Records from a data source:
--- START ---

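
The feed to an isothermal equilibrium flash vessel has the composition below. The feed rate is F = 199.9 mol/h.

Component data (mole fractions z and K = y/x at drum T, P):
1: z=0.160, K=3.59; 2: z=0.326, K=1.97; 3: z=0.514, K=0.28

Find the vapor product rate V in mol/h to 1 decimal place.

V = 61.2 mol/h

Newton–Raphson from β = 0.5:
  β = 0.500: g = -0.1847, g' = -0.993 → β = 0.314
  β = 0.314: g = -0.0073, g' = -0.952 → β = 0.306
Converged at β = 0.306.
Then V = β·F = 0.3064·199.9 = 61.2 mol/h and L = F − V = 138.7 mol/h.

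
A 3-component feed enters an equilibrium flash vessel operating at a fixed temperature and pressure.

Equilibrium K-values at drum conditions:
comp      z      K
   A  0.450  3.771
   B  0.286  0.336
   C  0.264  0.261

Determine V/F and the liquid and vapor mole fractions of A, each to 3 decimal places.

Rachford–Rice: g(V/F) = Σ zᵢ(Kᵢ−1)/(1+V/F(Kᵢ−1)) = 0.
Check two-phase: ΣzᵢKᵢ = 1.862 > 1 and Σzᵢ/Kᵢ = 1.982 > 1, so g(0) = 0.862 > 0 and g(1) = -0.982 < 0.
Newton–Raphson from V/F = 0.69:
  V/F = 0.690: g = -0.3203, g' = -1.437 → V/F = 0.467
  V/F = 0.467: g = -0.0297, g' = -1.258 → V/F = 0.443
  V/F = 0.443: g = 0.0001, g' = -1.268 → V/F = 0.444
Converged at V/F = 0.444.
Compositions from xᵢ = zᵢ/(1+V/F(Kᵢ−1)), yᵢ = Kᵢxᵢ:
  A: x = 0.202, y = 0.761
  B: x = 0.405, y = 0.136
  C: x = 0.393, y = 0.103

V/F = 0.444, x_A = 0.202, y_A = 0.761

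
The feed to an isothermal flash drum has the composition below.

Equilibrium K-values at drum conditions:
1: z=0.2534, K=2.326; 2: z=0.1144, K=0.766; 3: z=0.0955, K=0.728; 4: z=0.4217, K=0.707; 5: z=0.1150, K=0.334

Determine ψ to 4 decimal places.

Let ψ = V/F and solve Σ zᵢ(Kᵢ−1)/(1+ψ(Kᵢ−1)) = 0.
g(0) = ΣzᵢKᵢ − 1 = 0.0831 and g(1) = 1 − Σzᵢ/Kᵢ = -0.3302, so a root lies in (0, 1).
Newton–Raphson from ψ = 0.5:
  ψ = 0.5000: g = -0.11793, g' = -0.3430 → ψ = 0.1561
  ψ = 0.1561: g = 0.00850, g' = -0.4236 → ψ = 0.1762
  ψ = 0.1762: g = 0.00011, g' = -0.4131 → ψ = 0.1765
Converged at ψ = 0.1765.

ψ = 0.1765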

--- END ---
--- START ---

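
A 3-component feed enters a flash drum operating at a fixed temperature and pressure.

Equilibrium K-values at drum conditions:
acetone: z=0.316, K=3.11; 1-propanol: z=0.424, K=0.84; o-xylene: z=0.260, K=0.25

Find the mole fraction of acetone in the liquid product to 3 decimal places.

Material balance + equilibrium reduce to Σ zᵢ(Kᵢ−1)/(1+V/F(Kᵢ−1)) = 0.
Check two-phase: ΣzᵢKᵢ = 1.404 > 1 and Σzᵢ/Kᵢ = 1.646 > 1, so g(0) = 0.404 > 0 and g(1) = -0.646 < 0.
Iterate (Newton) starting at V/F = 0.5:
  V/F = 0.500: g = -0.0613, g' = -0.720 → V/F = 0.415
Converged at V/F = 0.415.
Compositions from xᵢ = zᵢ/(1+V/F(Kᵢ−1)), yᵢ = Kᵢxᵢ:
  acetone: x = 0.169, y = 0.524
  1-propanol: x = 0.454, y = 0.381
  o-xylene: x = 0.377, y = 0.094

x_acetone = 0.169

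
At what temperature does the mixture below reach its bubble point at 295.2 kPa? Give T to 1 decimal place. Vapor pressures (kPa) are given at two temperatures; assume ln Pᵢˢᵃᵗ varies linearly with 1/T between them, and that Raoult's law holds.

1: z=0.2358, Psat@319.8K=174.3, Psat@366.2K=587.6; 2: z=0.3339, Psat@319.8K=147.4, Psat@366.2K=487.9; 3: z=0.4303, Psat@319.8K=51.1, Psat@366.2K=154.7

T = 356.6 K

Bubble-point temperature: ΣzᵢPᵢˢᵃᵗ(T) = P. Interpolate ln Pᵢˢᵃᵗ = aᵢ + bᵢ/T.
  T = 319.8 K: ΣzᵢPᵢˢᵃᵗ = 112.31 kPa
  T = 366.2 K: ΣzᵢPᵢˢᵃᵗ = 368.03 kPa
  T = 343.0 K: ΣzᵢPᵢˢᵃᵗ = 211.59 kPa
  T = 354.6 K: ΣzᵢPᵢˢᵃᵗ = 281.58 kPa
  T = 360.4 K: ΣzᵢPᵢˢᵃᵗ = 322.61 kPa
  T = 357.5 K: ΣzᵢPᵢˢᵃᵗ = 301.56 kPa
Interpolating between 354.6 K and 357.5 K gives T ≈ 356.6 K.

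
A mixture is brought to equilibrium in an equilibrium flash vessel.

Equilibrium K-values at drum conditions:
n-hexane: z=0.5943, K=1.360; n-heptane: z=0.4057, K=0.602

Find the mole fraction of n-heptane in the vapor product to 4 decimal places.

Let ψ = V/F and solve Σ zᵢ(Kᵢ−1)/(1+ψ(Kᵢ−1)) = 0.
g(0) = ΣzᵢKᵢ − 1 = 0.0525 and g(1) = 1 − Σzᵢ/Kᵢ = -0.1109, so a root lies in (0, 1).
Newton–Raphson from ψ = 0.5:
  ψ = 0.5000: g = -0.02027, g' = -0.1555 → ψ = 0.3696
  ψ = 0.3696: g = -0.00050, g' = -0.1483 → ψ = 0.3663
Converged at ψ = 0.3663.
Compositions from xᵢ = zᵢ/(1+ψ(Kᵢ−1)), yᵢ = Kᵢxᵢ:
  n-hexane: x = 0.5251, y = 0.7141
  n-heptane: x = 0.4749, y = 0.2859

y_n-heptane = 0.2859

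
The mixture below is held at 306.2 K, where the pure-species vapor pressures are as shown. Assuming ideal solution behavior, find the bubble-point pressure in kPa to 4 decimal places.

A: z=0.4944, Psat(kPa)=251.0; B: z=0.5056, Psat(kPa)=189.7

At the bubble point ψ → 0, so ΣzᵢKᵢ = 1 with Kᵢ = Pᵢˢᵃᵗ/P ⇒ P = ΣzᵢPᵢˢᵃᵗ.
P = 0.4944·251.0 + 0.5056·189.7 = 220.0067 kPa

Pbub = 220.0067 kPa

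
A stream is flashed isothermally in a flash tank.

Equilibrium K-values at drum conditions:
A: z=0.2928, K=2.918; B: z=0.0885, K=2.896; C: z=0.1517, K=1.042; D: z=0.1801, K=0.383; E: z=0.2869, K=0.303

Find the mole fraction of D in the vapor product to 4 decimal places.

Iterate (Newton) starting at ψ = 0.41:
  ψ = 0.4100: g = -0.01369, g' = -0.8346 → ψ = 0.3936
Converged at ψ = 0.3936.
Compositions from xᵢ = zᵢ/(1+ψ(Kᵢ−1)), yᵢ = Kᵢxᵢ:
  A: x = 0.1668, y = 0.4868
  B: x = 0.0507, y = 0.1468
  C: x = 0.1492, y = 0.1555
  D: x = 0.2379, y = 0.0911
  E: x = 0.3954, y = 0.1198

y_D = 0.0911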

--- END ---

TRY IT =>
Look back at the data above. Transcribe exactly the lines starting at the line that contains "A 3-component feed enters a flash" and ending at the line that contains "At what temperature".

WORKED SOLUTION =>
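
A 3-component feed enters a flash drum operating at a fixed temperature and pressure.

Equilibrium K-values at drum conditions:
acetone: z=0.316, K=3.11; 1-propanol: z=0.424, K=0.84; o-xylene: z=0.260, K=0.25

Find the mole fraction of acetone in the liquid product to 3 decimal places.

Material balance + equilibrium reduce to Σ zᵢ(Kᵢ−1)/(1+V/F(Kᵢ−1)) = 0.
Check two-phase: ΣzᵢKᵢ = 1.404 > 1 and Σzᵢ/Kᵢ = 1.646 > 1, so g(0) = 0.404 > 0 and g(1) = -0.646 < 0.
Iterate (Newton) starting at V/F = 0.5:
  V/F = 0.500: g = -0.0613, g' = -0.720 → V/F = 0.415
Converged at V/F = 0.415.
Compositions from xᵢ = zᵢ/(1+V/F(Kᵢ−1)), yᵢ = Kᵢxᵢ:
  acetone: x = 0.169, y = 0.524
  1-propanol: x = 0.454, y = 0.381
  o-xylene: x = 0.377, y = 0.094

x_acetone = 0.169

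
At what temperature does the mixture below reach its bubble point at 295.2 kPa? Give T to 1 decimal place. Vapor pressures (kPa) are given at two temperatures; assume ln Pᵢˢᵃᵗ varies linearly with 1/T between them, and that Raoult's law holds.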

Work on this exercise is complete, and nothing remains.